Task prompt
Which lines below contain the word "Take"? Copy each one.

Records for the exercise
::::

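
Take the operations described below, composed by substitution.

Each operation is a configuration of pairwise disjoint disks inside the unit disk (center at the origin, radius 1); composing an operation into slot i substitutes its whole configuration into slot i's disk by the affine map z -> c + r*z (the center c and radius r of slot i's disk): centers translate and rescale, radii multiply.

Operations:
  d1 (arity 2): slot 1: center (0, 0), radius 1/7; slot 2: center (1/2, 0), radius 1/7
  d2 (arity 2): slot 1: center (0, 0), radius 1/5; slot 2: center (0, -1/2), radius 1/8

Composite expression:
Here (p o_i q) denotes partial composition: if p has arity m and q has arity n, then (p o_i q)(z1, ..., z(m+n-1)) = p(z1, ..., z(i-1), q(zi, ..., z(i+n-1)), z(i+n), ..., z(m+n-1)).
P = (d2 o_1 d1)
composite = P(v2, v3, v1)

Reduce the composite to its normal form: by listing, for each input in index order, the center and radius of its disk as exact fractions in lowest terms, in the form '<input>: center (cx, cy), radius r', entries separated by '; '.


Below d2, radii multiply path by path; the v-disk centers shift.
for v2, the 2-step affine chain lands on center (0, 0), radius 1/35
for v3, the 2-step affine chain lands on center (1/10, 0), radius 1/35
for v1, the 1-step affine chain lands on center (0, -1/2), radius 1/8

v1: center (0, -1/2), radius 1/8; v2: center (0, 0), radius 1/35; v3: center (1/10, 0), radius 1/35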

::::

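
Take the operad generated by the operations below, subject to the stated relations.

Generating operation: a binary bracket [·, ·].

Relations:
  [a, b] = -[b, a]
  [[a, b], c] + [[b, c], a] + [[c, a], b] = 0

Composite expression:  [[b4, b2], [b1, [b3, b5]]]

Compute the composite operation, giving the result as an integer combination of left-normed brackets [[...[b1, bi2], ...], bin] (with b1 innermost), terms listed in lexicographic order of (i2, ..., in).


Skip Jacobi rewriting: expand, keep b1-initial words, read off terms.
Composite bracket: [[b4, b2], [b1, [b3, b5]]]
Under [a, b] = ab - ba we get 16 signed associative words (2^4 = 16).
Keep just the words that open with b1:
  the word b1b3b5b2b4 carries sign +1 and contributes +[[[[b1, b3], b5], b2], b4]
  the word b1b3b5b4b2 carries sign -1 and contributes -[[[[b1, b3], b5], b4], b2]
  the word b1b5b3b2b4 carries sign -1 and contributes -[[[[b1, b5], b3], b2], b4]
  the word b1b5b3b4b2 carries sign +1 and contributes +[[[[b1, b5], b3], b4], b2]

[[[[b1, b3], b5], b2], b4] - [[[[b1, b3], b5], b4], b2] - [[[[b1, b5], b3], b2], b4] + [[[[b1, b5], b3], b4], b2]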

::::

Written solution
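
Take the operations described below, composed by substitution.
Take the operad generated by the operations below, subject to the stated relations.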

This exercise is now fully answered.